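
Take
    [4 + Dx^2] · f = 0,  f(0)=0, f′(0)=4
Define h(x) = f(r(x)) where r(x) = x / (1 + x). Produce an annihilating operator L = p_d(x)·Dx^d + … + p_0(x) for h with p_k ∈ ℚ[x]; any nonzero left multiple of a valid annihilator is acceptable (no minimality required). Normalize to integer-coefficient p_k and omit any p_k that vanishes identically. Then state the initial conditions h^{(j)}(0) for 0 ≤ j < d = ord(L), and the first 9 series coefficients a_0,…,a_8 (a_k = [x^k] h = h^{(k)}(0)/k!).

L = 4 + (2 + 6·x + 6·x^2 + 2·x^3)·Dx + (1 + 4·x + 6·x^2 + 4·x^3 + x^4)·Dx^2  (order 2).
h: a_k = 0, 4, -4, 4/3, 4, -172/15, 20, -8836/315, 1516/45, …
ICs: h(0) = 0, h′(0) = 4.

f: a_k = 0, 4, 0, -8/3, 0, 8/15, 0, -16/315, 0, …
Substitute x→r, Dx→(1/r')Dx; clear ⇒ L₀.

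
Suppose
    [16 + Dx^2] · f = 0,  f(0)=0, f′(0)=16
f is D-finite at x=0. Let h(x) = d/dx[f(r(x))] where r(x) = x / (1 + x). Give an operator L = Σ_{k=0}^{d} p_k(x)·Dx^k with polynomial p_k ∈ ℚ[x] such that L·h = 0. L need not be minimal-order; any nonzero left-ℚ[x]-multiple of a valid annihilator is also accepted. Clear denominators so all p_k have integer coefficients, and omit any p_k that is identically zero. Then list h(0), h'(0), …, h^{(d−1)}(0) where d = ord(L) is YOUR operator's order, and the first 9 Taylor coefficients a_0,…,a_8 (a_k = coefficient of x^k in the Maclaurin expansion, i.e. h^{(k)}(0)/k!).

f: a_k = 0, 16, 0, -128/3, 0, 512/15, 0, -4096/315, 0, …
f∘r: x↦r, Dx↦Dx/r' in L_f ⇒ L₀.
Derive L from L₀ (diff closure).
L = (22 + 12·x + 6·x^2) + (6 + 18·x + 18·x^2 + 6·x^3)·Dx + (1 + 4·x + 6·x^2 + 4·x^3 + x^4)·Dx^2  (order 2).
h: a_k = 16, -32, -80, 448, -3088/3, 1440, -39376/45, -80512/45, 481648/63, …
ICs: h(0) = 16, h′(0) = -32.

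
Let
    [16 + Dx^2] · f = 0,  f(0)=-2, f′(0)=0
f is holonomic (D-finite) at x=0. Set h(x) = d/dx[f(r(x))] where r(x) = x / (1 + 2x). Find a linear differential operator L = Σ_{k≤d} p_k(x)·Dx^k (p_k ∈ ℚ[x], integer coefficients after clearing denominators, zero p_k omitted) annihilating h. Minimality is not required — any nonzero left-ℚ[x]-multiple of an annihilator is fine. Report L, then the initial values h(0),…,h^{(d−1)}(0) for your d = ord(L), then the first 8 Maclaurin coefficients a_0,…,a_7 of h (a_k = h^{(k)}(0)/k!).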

§

What you should do | Using the exact wording, repeat all the entries.

Exercise output |
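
Take
    [4 + Dx^2] · f = 0,  f(0)=0, f′(0)=4
Define h(x) = f(r(x)) where r(x) = x / (1 + x). Produce an annihilating operator L = p_d(x)·Dx^d + … + p_0(x) for h with p_k ∈ ℚ[x]; any nonzero left multiple of a valid annihilator is acceptable (no minimality required). Normalize to integer-coefficient p_k and omit any p_k that vanishes identically. Then state the initial conditions h^{(j)}(0) for 0 ≤ j < d = ord(L), and the first 9 series coefficients a_0,…,a_8 (a_k = [x^k] h = h^{(k)}(0)/k!).

L = 4 + (2 + 6·x + 6·x^2 + 2·x^3)·Dx + (1 + 4·x + 6·x^2 + 4·x^3 + x^4)·Dx^2  (order 2).
h: a_k = 0, 4, -4, 4/3, 4, -172/15, 20, -8836/315, 1516/45, …
ICs: h(0) = 0, h′(0) = 4.

f: a_k = 0, 4, 0, -8/3, 0, 8/15, 0, -16/315, 0, …
Substitute x→r, Dx→(1/r')Dx; clear ⇒ L₀.

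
Suppose
    [16 + Dx^2] · f = 0,  f(0)=0, f′(0)=16
f is D-finite at x=0. Let h(x) = d/dx[f(r(x))] where r(x) = x / (1 + x). Give an operator L = Σ_{k=0}^{d} p_k(x)·Dx^k with polynomial p_k ∈ ℚ[x] such that L·h = 0. L need not be minimal-order; any nonzero left-ℚ[x]-multiple of a valid annihilator is also accepted. Clear denominators so all p_k have integer coefficients, and omit any p_k that is identically zero. Then list h(0), h'(0), …, h^{(d−1)}(0) where d = ord(L) is YOUR operator's order, and the first 9 Taylor coefficients a_0,…,a_8 (a_k = coefficient of x^k in the Maclaurin expansion, i.e. h^{(k)}(0)/k!).

f: a_k = 0, 16, 0, -128/3, 0, 512/15, 0, -4096/315, 0, …
f∘r: x↦r, Dx↦Dx/r' in L_f ⇒ L₀.
Derive L from L₀ (diff closure).
L = (22 + 12·x + 6·x^2) + (6 + 18·x + 18·x^2 + 6·x^3)·Dx + (1 + 4·x + 6·x^2 + 4·x^3 + x^4)·Dx^2  (order 2).
h: a_k = 16, -32, -80, 448, -3088/3, 1440, -39376/45, -80512/45, 481648/63, …
ICs: h(0) = 16, h′(0) = -32.

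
Let
    [16 + Dx^2] · f = 0,  f(0)=-2, f′(0)=0
f is holonomic (D-finite) at x=0. Set h(x) = d/dx[f(r(x))] where r(x) = x / (1 + 2x). Find a linear differential operator L = Σ_{k≤d} p_k(x)·Dx^k (p_k ∈ ℚ[x], integer coefficients after clearing denominators, zero p_k omitted) annihilating h. Minimality is not required — any nonzero left-ℚ[x]-multiple of an annihilator is fine. Report L, then the initial values h(0),…,h^{(d−1)}(0) for your d = ord(L), then the first 8 Maclaurin coefficients a_0,…,a_7 of h (a_k = h^{(k)}(0)/k!).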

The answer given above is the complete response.